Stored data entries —
:::::

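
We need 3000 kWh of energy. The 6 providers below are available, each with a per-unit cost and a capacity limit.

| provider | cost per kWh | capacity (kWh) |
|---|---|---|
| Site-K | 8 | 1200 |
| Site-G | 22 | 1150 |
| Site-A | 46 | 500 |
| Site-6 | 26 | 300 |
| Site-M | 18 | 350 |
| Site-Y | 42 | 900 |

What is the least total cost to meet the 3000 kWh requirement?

Cheapest first:
Site-K at 8: take all 1200 kWh ; 1800 still needed.
Take 350 from Site-M at 18 ; need 1450 more.
Site-G at 22: take all 1150 kWh ; 300 still needed.
Take 300 from Site-6 at 26 ; need 0 more.
Site-Y, Site-A: unused.
Cost = 1200×8 + 350×18 + 1150×22 + 300×26 = 49000.

49000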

:::::

Task description — Copy each line above holding "capacity".

Exercise output —
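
We need 3000 kWh of energy. The 6 providers below are available, each with a per-unit cost and a capacity limit.
| provider | cost per kWh | capacity (kWh) |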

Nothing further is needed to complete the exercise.